PROBLEM STATEMENT. Nothing may be added, dropped, or altered; restate the listing word for word.

DATA SECTION.
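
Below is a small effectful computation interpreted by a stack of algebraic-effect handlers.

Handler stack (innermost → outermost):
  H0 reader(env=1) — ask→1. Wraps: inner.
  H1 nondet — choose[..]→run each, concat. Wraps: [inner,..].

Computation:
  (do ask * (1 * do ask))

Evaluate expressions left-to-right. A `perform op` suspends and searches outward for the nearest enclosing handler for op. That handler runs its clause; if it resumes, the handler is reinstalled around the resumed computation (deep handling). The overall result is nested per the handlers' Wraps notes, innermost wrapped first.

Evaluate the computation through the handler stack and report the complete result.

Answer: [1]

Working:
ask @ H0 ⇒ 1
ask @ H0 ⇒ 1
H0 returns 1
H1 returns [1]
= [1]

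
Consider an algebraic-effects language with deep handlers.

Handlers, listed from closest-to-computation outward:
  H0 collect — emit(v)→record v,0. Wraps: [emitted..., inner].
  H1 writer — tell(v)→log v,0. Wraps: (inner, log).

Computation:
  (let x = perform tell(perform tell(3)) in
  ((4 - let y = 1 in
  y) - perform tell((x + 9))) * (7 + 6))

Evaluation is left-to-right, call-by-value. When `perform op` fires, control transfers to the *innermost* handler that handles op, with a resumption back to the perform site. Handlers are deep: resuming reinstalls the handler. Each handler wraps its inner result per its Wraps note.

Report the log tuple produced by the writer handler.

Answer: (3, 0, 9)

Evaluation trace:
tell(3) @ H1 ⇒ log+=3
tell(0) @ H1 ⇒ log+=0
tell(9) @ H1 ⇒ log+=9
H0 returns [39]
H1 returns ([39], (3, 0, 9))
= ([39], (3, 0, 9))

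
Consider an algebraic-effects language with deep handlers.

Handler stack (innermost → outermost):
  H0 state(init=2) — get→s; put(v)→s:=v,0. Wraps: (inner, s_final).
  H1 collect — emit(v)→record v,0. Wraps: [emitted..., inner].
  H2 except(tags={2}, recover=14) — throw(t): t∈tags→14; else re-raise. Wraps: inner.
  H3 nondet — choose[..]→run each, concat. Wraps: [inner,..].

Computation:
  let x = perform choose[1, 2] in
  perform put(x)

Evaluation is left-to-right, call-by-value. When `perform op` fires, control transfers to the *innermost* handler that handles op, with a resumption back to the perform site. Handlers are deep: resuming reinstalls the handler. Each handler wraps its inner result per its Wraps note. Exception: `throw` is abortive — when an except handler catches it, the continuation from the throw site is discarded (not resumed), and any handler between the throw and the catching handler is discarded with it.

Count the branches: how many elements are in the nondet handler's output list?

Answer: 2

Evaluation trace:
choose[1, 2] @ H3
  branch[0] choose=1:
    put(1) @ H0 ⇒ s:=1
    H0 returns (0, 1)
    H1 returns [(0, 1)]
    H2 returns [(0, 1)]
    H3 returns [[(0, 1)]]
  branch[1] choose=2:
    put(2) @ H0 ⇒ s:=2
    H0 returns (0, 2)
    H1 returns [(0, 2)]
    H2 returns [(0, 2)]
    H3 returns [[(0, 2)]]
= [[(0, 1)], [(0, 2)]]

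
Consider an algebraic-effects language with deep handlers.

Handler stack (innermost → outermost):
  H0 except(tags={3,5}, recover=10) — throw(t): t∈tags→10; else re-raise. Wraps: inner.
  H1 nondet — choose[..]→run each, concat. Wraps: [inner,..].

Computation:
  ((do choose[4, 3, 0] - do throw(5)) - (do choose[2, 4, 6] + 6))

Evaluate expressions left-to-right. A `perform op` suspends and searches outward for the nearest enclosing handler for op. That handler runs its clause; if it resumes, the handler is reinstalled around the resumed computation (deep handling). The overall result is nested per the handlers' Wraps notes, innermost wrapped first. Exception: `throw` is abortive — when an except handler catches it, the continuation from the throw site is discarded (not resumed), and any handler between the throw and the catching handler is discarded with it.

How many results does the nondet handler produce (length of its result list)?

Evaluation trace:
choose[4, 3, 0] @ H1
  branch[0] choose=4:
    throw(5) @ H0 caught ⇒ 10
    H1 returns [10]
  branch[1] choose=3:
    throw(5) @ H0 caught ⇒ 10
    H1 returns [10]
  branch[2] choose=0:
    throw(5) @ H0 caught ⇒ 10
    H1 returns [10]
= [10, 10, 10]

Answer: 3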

EXERCISE ANSWER.
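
Below is a small effectful computation interpreted by a stack of algebraic-effect handlers.

Handler stack (innermost → outermost):
  H0 reader(env=1) — ask→1. Wraps: inner.
  H1 nondet — choose[..]→run each, concat. Wraps: [inner,..].

Computation:
  (do ask * (1 * do ask))

Evaluate expressions left-to-right. A `perform op` suspends and searches outward for the nearest enclosing handler for op. That handler runs its clause; if it resumes, the handler is reinstalled around the resumed computation (deep handling). The overall result is nested per the handlers' Wraps notes, innermost wrapped first.

Evaluate the computation through the handler stack and report the complete result.

Answer: [1]

Working:
ask @ H0 ⇒ 1
ask @ H0 ⇒ 1
H0 returns 1
H1 returns [1]
= [1]

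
Consider an algebraic-effects language with deep handlers.

Handlers, listed from closest-to-computation outward:
  H0 collect — emit(v)→record v,0. Wraps: [emitted..., inner].
  H1 writer — tell(v)→log v,0. Wraps: (inner, log).

Computation:
  (let x = perform tell(perform tell(3)) in
  ((4 - let y = 1 in
  y) - perform tell((x + 9))) * (7 + 6))

Evaluation is left-to-right, call-by-value. When `perform op` fires, control transfers to the *innermost* handler that handles op, with a resumption back to the perform site. Handlers are deep: resuming reinstalls the handler. Each handler wraps its inner result per its Wraps note.

Report the log tuple produced by the writer handler.

Answer: (3, 0, 9)

Evaluation trace:
tell(3) @ H1 ⇒ log+=3
tell(0) @ H1 ⇒ log+=0
tell(9) @ H1 ⇒ log+=9
H0 returns [39]
H1 returns ([39], (3, 0, 9))
= ([39], (3, 0, 9))

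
Consider an algebraic-effects language with deep handlers.

Handler stack (innermost → outermost):
  H0 state(init=2) — get→s; put(v)→s:=v,0. Wraps: (inner, s_final).
  H1 collect — emit(v)→record v,0. Wraps: [emitted..., inner].
  H2 except(tags={2}, recover=14) — throw(t): t∈tags→14; else re-raise. Wraps: inner.
  H3 nondet — choose[..]→run each, concat. Wraps: [inner,..].

Computation:
  let x = perform choose[1, 2] in
  perform put(x)

Evaluation is left-to-right, call-by-value. When `perform op` fires, control transfers to the *innermost* handler that handles op, with a resumption back to the perform site. Handlers are deep: resuming reinstalls the handler. Each handler wraps its inner result per its Wraps note. Exception: `throw` is abortive — when an except handler catches it, the continuation from the throw site is discarded (not resumed), and any handler between the throw and the catching handler is discarded with it.

Count the branches: how many elements are in the nondet handler's output list?

Answer: 2

Evaluation trace:
choose[1, 2] @ H3
  branch[0] choose=1:
    put(1) @ H0 ⇒ s:=1
    H0 returns (0, 1)
    H1 returns [(0, 1)]
    H2 returns [(0, 1)]
    H3 returns [[(0, 1)]]
  branch[1] choose=2:
    put(2) @ H0 ⇒ s:=2
    H0 returns (0, 2)
    H1 returns [(0, 2)]
    H2 returns [(0, 2)]
    H3 returns [[(0, 2)]]
= [[(0, 1)], [(0, 2)]]

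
Consider an algebraic-effects language with deep handlers.

Handler stack (innermost → outermost):
  H0 except(tags={3,5}, recover=10) — throw(t): t∈tags→10; else re-raise. Wraps: inner.
  H1 nondet — choose[..]→run each, concat. Wraps: [inner,..].

Computation:
  ((do choose[4, 3, 0] - do throw(5)) - (do choose[2, 4, 6] + 6))

Evaluate expressions left-to-right. A `perform op` suspends and searches outward for the nearest enclosing handler for op. That handler runs its clause; if it resumes, the handler is reinstalled around the resumed computation (deep handling). The overall result is nested per the handlers' Wraps notes, innermost wrapped first. Exception: `throw` is abortive — when an except handler catches it, the continuation from the throw site is discarded (not resumed), and any handler between the throw and the catching handler is discarded with it.

How many results does the nondet handler produce (length of its result list)?

Evaluation trace:
choose[4, 3, 0] @ H1
  branch[0] choose=4:
    throw(5) @ H0 caught ⇒ 10
    H1 returns [10]
  branch[1] choose=3:
    throw(5) @ H0 caught ⇒ 10
    H1 returns [10]
  branch[2] choose=0:
    throw(5) @ H0 caught ⇒ 10
    H1 returns [10]
= [10, 10, 10]

Answer: 3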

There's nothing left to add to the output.